# [Problem to solve]
Using the records below, repeat exactly the lines from the one holding "2.6 m/s, rho = 1000. dp = rho*c*V/1e6." through the one holding "Evaluate the Thoma", both ends included, and no others.
-------- Dataset extract --------
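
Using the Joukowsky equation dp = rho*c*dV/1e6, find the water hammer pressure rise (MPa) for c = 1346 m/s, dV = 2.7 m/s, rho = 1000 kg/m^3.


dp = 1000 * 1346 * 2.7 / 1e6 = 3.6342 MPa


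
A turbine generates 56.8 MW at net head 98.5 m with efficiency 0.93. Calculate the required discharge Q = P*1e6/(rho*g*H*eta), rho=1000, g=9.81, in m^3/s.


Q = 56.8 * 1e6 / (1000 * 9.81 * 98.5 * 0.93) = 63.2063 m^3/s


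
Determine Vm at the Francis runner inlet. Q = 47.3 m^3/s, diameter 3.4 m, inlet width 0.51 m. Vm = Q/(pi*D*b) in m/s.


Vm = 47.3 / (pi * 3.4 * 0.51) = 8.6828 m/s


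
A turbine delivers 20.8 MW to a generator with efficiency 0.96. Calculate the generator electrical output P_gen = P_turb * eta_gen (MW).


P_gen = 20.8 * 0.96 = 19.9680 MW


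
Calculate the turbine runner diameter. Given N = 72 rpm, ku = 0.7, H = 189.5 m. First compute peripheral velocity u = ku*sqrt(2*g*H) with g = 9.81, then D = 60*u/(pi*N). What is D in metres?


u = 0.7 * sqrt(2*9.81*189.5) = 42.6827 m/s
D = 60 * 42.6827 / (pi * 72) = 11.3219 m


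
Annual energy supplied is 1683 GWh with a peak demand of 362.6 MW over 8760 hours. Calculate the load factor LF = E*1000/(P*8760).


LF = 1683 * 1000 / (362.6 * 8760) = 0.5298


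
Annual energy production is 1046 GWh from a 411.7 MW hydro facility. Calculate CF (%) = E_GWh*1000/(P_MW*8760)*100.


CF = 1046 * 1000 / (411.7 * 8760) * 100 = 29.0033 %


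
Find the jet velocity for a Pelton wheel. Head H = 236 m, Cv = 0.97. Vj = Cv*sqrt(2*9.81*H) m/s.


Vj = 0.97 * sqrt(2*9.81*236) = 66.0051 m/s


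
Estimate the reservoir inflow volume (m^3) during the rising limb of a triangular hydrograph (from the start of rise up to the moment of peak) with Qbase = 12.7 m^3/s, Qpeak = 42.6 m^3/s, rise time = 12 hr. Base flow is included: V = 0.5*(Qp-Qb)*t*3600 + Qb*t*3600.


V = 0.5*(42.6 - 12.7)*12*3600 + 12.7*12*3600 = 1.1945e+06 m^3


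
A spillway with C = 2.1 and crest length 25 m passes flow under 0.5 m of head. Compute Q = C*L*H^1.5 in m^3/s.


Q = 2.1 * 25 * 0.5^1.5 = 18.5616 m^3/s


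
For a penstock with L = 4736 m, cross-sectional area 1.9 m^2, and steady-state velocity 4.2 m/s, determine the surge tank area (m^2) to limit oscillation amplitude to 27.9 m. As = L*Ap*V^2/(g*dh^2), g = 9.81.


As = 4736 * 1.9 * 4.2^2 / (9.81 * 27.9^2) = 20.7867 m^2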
--------
-------- Dataset extract --------
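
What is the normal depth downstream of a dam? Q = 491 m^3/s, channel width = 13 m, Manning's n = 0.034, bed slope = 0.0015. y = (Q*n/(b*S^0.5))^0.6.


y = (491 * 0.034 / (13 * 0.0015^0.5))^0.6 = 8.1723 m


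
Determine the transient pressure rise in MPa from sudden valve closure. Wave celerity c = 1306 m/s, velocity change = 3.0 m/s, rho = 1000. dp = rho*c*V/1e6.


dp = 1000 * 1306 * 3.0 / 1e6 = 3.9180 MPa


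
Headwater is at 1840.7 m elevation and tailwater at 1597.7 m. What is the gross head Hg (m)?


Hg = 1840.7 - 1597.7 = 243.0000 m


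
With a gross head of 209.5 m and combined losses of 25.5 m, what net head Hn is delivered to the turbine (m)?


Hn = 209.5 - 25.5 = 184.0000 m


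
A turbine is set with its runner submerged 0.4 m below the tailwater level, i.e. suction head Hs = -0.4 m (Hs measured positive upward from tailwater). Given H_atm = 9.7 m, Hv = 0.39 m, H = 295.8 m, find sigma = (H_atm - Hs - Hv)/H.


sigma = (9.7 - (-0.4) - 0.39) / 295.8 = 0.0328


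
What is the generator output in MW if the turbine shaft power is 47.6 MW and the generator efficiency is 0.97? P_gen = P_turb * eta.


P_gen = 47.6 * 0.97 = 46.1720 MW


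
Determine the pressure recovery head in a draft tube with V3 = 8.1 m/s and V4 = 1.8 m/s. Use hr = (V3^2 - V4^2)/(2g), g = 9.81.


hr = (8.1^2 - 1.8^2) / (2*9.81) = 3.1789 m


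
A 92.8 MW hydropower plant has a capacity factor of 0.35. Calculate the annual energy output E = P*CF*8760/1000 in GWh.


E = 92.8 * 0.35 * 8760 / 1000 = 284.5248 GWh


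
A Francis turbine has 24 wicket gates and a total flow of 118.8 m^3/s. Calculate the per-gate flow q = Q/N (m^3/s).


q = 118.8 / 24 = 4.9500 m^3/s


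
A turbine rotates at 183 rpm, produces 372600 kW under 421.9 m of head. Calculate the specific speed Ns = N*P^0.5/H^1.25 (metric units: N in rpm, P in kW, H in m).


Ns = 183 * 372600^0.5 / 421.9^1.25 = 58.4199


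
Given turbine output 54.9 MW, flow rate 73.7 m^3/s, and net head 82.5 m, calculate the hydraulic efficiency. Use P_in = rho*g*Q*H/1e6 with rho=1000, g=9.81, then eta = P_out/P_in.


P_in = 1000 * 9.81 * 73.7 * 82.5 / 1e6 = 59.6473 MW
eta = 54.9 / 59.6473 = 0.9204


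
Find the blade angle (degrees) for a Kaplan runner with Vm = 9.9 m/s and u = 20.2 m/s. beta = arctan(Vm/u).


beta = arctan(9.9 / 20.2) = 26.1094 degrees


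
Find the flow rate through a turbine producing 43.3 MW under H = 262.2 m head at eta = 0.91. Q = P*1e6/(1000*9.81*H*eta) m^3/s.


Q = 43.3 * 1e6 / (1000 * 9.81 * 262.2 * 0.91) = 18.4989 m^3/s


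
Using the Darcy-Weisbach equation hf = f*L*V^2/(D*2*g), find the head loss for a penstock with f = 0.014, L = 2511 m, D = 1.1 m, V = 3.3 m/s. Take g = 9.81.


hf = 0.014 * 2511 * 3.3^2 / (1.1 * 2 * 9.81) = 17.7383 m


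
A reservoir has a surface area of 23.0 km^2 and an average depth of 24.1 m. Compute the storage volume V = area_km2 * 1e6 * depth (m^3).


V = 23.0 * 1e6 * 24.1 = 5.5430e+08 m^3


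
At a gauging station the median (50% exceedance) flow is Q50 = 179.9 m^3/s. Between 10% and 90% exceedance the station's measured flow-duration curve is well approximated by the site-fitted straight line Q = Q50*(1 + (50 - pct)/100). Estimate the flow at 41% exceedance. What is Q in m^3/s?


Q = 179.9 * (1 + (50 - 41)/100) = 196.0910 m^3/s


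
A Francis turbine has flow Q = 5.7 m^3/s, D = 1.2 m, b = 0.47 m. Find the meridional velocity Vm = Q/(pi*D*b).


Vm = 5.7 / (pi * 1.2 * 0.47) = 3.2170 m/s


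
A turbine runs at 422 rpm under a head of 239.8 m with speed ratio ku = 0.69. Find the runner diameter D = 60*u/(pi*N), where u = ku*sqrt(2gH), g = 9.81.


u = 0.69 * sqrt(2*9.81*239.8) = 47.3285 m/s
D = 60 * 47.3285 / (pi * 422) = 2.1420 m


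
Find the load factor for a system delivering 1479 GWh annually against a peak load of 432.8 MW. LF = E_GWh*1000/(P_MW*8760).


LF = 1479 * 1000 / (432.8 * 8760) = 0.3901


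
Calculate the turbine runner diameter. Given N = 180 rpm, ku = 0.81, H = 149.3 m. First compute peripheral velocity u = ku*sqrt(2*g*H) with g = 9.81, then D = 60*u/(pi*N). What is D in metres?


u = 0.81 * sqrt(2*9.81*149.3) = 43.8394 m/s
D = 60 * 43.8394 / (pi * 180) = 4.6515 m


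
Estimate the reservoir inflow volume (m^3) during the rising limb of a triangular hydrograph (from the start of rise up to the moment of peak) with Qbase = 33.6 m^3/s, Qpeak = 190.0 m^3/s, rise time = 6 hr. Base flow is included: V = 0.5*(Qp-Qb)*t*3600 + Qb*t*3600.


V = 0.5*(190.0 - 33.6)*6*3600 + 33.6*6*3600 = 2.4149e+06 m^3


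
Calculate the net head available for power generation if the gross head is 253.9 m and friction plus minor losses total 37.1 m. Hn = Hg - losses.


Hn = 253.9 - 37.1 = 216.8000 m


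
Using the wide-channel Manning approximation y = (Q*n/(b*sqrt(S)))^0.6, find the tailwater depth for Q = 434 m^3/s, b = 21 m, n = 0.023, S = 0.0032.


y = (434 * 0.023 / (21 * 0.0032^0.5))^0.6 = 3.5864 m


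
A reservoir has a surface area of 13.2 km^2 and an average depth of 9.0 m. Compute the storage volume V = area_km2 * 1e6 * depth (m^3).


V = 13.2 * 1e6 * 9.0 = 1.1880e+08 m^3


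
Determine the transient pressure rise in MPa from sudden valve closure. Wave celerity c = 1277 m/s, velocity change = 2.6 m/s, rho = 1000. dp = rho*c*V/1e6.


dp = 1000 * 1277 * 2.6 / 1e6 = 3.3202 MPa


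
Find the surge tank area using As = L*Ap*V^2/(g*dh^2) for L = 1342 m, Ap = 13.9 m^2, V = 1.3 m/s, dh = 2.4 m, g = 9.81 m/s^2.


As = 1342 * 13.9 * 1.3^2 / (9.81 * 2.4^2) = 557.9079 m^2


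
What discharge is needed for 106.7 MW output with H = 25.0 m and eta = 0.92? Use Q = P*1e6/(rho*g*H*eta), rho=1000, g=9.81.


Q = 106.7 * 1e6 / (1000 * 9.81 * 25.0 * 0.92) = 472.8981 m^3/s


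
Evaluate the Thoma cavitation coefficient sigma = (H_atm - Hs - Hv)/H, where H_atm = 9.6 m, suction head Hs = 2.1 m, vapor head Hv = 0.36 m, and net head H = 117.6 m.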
--------
-------- Dataset extract --------
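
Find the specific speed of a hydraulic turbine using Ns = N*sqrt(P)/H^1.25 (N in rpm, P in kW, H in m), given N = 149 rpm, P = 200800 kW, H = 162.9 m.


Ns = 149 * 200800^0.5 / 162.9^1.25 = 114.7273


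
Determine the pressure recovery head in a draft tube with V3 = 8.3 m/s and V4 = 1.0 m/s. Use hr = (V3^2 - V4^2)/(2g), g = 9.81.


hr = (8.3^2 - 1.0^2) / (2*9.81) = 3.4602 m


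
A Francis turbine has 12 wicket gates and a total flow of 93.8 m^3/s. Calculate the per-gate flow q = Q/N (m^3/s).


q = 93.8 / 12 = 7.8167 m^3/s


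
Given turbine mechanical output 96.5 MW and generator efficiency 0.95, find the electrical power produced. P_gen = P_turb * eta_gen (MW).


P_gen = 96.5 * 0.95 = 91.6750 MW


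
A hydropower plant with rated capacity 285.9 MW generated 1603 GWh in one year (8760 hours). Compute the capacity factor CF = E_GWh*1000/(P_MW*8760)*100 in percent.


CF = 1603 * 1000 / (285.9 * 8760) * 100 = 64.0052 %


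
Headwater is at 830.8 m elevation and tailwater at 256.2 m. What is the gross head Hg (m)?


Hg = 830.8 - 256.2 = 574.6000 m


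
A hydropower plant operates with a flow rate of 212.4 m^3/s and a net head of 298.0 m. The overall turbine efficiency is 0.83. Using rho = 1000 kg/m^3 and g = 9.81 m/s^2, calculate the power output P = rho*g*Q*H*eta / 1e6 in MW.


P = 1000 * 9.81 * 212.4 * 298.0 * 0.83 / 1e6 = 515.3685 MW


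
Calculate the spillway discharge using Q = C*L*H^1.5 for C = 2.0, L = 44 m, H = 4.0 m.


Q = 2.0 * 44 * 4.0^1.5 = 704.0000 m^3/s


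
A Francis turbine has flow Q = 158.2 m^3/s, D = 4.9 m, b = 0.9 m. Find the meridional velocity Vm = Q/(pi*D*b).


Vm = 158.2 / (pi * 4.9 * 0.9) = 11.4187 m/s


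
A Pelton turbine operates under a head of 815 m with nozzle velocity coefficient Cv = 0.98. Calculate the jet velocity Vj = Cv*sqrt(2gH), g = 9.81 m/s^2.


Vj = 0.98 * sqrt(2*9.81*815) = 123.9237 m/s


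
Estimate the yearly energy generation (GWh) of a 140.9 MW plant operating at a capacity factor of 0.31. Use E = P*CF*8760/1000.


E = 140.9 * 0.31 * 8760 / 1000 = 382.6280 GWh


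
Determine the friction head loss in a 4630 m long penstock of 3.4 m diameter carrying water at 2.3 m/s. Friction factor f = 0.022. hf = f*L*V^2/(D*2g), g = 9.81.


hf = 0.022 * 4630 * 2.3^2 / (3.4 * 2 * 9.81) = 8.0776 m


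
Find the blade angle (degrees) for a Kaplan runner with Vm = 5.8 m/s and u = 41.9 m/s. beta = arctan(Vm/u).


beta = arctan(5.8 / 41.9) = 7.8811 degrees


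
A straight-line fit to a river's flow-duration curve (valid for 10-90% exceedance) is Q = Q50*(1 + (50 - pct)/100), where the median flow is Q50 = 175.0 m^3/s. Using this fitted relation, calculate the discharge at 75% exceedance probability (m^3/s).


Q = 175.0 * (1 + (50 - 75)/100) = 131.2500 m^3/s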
--------
# [Your response]
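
Determine the transient pressure rise in MPa from sudden valve closure. Wave celerity c = 1277 m/s, velocity change = 2.6 m/s, rho = 1000. dp = rho*c*V/1e6.


dp = 1000 * 1277 * 2.6 / 1e6 = 3.3202 MPa


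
Find the surge tank area using As = L*Ap*V^2/(g*dh^2) for L = 1342 m, Ap = 13.9 m^2, V = 1.3 m/s, dh = 2.4 m, g = 9.81 m/s^2.


As = 1342 * 13.9 * 1.3^2 / (9.81 * 2.4^2) = 557.9079 m^2


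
What discharge is needed for 106.7 MW output with H = 25.0 m and eta = 0.92? Use Q = P*1e6/(rho*g*H*eta), rho=1000, g=9.81.


Q = 106.7 * 1e6 / (1000 * 9.81 * 25.0 * 0.92) = 472.8981 m^3/s


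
Evaluate the Thoma cavitation coefficient sigma = (H_atm - Hs - Hv)/H, where H_atm = 9.6 m, suction head Hs = 2.1 m, vapor head Hv = 0.36 m, and net head H = 117.6 m.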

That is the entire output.